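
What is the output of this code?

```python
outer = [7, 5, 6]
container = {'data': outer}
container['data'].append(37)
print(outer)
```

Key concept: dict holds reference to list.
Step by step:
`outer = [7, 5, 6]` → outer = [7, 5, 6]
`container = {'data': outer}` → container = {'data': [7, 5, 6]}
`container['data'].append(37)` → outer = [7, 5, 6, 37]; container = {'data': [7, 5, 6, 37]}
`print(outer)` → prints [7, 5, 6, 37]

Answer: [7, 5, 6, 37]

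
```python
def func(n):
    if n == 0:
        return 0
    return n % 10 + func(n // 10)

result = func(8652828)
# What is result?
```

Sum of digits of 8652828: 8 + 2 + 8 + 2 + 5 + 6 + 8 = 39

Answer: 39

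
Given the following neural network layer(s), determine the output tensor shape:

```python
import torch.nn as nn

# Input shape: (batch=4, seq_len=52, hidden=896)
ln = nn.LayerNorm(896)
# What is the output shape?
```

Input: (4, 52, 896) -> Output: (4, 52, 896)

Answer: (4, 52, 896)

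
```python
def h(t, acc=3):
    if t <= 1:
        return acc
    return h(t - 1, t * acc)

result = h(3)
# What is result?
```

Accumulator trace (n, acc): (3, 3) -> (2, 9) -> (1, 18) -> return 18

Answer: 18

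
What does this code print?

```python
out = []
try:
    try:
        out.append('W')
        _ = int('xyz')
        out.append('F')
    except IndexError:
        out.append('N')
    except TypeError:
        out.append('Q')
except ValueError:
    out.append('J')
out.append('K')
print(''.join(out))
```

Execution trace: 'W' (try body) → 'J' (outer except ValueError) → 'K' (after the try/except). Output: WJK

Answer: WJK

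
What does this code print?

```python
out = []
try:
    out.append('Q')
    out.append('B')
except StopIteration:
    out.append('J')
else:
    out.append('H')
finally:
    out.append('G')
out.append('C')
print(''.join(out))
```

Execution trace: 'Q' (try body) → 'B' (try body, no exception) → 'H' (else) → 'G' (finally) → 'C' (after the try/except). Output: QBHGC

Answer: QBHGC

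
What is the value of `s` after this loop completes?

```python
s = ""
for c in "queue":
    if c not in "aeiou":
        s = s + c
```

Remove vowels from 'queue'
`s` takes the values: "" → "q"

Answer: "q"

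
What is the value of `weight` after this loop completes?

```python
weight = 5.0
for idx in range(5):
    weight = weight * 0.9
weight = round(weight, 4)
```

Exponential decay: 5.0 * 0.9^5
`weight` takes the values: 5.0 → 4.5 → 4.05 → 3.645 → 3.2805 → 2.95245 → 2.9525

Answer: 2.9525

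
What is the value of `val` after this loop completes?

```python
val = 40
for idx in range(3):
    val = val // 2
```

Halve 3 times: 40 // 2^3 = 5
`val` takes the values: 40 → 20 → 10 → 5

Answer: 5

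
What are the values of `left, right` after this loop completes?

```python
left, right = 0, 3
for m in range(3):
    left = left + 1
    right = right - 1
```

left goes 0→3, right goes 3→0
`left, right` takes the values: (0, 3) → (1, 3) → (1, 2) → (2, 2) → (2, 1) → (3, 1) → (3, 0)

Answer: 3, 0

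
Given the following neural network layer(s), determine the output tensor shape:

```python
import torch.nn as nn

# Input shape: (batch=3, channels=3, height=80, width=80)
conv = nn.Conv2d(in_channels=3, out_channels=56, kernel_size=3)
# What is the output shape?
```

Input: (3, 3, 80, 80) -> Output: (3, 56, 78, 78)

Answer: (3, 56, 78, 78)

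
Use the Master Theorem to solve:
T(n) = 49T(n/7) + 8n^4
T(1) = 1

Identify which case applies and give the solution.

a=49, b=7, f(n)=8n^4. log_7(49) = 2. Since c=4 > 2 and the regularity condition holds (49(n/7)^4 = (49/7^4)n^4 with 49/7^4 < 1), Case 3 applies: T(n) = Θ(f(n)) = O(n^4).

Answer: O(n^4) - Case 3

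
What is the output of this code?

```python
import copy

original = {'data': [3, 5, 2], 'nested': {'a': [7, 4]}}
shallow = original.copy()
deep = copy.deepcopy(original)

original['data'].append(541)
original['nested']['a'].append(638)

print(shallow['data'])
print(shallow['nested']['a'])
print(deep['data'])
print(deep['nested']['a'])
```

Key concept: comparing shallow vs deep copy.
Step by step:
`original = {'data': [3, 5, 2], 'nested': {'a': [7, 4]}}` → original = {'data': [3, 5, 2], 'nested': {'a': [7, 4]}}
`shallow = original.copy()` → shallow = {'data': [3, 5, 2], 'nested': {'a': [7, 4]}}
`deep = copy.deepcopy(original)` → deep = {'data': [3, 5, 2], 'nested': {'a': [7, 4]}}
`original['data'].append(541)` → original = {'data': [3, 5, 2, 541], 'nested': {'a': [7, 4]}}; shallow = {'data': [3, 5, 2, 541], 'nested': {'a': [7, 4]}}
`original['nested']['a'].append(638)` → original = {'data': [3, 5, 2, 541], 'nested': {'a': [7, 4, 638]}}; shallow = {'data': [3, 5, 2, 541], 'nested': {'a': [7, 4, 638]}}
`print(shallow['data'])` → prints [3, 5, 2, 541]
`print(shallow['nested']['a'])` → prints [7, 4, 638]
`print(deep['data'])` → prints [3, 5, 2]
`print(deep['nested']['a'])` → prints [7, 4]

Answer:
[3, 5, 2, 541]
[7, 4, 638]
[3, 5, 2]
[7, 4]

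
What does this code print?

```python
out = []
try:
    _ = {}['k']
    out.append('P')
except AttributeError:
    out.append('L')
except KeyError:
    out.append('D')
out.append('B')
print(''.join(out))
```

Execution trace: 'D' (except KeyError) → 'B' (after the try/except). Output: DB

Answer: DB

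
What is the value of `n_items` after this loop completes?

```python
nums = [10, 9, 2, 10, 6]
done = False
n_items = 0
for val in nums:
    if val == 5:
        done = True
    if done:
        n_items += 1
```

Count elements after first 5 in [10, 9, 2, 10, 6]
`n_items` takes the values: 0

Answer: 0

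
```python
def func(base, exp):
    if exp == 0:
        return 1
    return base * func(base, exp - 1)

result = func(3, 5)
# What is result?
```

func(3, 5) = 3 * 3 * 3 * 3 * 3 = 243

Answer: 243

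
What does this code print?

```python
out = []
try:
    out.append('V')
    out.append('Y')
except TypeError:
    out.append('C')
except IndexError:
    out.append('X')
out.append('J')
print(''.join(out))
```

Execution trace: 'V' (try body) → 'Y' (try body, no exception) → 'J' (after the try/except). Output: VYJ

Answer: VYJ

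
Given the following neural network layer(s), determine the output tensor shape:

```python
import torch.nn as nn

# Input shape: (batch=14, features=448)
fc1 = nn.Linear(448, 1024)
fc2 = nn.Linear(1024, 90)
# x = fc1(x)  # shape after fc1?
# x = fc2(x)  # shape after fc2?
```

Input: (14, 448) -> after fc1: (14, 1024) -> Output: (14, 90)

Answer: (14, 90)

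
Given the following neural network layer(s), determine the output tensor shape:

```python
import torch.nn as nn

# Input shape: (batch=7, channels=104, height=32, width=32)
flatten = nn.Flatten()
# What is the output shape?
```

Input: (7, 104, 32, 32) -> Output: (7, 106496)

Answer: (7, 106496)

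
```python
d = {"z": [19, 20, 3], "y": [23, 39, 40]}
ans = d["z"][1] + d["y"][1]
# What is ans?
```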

● Prompt
Could you repeat every record above exactly as it stands?

● Finished exercise
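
What is the output of this code?

```python
outer = [7, 5, 6]
container = {'data': outer}
container['data'].append(37)
print(outer)
```

Key concept: dict holds reference to list.
Step by step:
`outer = [7, 5, 6]` → outer = [7, 5, 6]
`container = {'data': outer}` → container = {'data': [7, 5, 6]}
`container['data'].append(37)` → outer = [7, 5, 6, 37]; container = {'data': [7, 5, 6, 37]}
`print(outer)` → prints [7, 5, 6, 37]

Answer: [7, 5, 6, 37]

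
```python
def func(n):
    if n == 0:
        return 0
    return n % 10 + func(n // 10)

result = func(8652828)
# What is result?
```

Sum of digits of 8652828: 8 + 2 + 8 + 2 + 5 + 6 + 8 = 39

Answer: 39

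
Given the following neural network layer(s), determine the output tensor shape:

```python
import torch.nn as nn

# Input shape: (batch=4, seq_len=52, hidden=896)
ln = nn.LayerNorm(896)
# What is the output shape?
```

Input: (4, 52, 896) -> Output: (4, 52, 896)

Answer: (4, 52, 896)

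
```python
def h(t, acc=3):
    if t <= 1:
        return acc
    return h(t - 1, t * acc)

result = h(3)
# What is result?
```

Accumulator trace (n, acc): (3, 3) -> (2, 9) -> (1, 18) -> return 18

Answer: 18

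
What does this code print?

```python
out = []
try:
    try:
        out.append('W')
        _ = int('xyz')
        out.append('F')
    except IndexError:
        out.append('N')
    except TypeError:
        out.append('Q')
except ValueError:
    out.append('J')
out.append('K')
print(''.join(out))
```

Execution trace: 'W' (try body) → 'J' (outer except ValueError) → 'K' (after the try/except). Output: WJK

Answer: WJK

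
What does this code print?

```python
out = []
try:
    out.append('Q')
    out.append('B')
except StopIteration:
    out.append('J')
else:
    out.append('H')
finally:
    out.append('G')
out.append('C')
print(''.join(out))
```

Execution trace: 'Q' (try body) → 'B' (try body, no exception) → 'H' (else) → 'G' (finally) → 'C' (after the try/except). Output: QBHGC

Answer: QBHGC

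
What is the value of `s` after this loop completes?

```python
s = ""
for c in "queue":
    if c not in "aeiou":
        s = s + c
```

Remove vowels from 'queue'
`s` takes the values: "" → "q"

Answer: "q"

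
What is the value of `weight` after this loop completes?

```python
weight = 5.0
for idx in range(5):
    weight = weight * 0.9
weight = round(weight, 4)
```

Exponential decay: 5.0 * 0.9^5
`weight` takes the values: 5.0 → 4.5 → 4.05 → 3.645 → 3.2805 → 2.95245 → 2.9525

Answer: 2.9525

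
What is the value of `val` after this loop completes?

```python
val = 40
for idx in range(3):
    val = val // 2
```

Halve 3 times: 40 // 2^3 = 5
`val` takes the values: 40 → 20 → 10 → 5

Answer: 5

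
What are the values of `left, right` after this loop completes?

```python
left, right = 0, 3
for m in range(3):
    left = left + 1
    right = right - 1
```

left goes 0→3, right goes 3→0
`left, right` takes the values: (0, 3) → (1, 3) → (1, 2) → (2, 2) → (2, 1) → (3, 1) → (3, 0)

Answer: 3, 0

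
Given the following neural network layer(s), determine the output tensor shape:

```python
import torch.nn as nn

# Input shape: (batch=3, channels=3, height=80, width=80)
conv = nn.Conv2d(in_channels=3, out_channels=56, kernel_size=3)
# What is the output shape?
```

Input: (3, 3, 80, 80) -> Output: (3, 56, 78, 78)

Answer: (3, 56, 78, 78)

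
Use the Master Theorem to solve:
T(n) = 49T(n/7) + 8n^4
T(1) = 1

Identify which case applies and give the solution.

a=49, b=7, f(n)=8n^4. log_7(49) = 2. Since c=4 > 2 and the regularity condition holds (49(n/7)^4 = (49/7^4)n^4 with 49/7^4 < 1), Case 3 applies: T(n) = Θ(f(n)) = O(n^4).

Answer: O(n^4) - Case 3

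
What is the output of this code?

```python
import copy

original = {'data': [3, 5, 2], 'nested': {'a': [7, 4]}}
shallow = original.copy()
deep = copy.deepcopy(original)

original['data'].append(541)
original['nested']['a'].append(638)

print(shallow['data'])
print(shallow['nested']['a'])
print(deep['data'])
print(deep['nested']['a'])
```

Key concept: comparing shallow vs deep copy.
Step by step:
`original = {'data': [3, 5, 2], 'nested': {'a': [7, 4]}}` → original = {'data': [3, 5, 2], 'nested': {'a': [7, 4]}}
`shallow = original.copy()` → shallow = {'data': [3, 5, 2], 'nested': {'a': [7, 4]}}
`deep = copy.deepcopy(original)` → deep = {'data': [3, 5, 2], 'nested': {'a': [7, 4]}}
`original['data'].append(541)` → original = {'data': [3, 5, 2, 541], 'nested': {'a': [7, 4]}}; shallow = {'data': [3, 5, 2, 541], 'nested': {'a': [7, 4]}}
`original['nested']['a'].append(638)` → original = {'data': [3, 5, 2, 541], 'nested': {'a': [7, 4, 638]}}; shallow = {'data': [3, 5, 2, 541], 'nested': {'a': [7, 4, 638]}}
`print(shallow['data'])` → prints [3, 5, 2, 541]
`print(shallow['nested']['a'])` → prints [7, 4, 638]
`print(deep['data'])` → prints [3, 5, 2]
`print(deep['nested']['a'])` → prints [7, 4]

Answer:
[3, 5, 2, 541]
[7, 4, 638]
[3, 5, 2]
[7, 4]

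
What does this code print?

```python
out = []
try:
    _ = {}['k']
    out.append('P')
except AttributeError:
    out.append('L')
except KeyError:
    out.append('D')
out.append('B')
print(''.join(out))
```

Execution trace: 'D' (except KeyError) → 'B' (after the try/except). Output: DB

Answer: DB

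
What is the value of `n_items` after this loop completes?

```python
nums = [10, 9, 2, 10, 6]
done = False
n_items = 0
for val in nums:
    if val == 5:
        done = True
    if done:
        n_items += 1
```

Count elements after first 5 in [10, 9, 2, 10, 6]
`n_items` takes the values: 0

Answer: 0

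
```python
def func(base, exp):
    if exp == 0:
        return 1
    return base * func(base, exp - 1)

result = func(3, 5)
# What is result?
```

func(3, 5) = 3 * 3 * 3 * 3 * 3 = 243

Answer: 243

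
What does this code print?

```python
out = []
try:
    out.append('V')
    out.append('Y')
except TypeError:
    out.append('C')
except IndexError:
    out.append('X')
out.append('J')
print(''.join(out))
```

Execution trace: 'V' (try body) → 'Y' (try body, no exception) → 'J' (after the try/except). Output: VYJ

Answer: VYJ

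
Given the following neural network layer(s), determine the output tensor shape:

```python
import torch.nn as nn

# Input shape: (batch=14, features=448)
fc1 = nn.Linear(448, 1024)
fc2 = nn.Linear(1024, 90)
# x = fc1(x)  # shape after fc1?
# x = fc2(x)  # shape after fc2?
```

Input: (14, 448) -> after fc1: (14, 1024) -> Output: (14, 90)

Answer: (14, 90)

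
Given the following neural network layer(s), determine the output tensor shape:

```python
import torch.nn as nn

# Input shape: (batch=7, channels=104, height=32, width=32)
flatten = nn.Flatten()
# What is the output shape?
```

Input: (7, 104, 32, 32) -> Output: (7, 106496)

Answer: (7, 106496)

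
```python
d = {"z": [19, 20, 3], "y": [23, 39, 40]}
ans = d["z"][1] + d["y"][1]
# What is ans?
```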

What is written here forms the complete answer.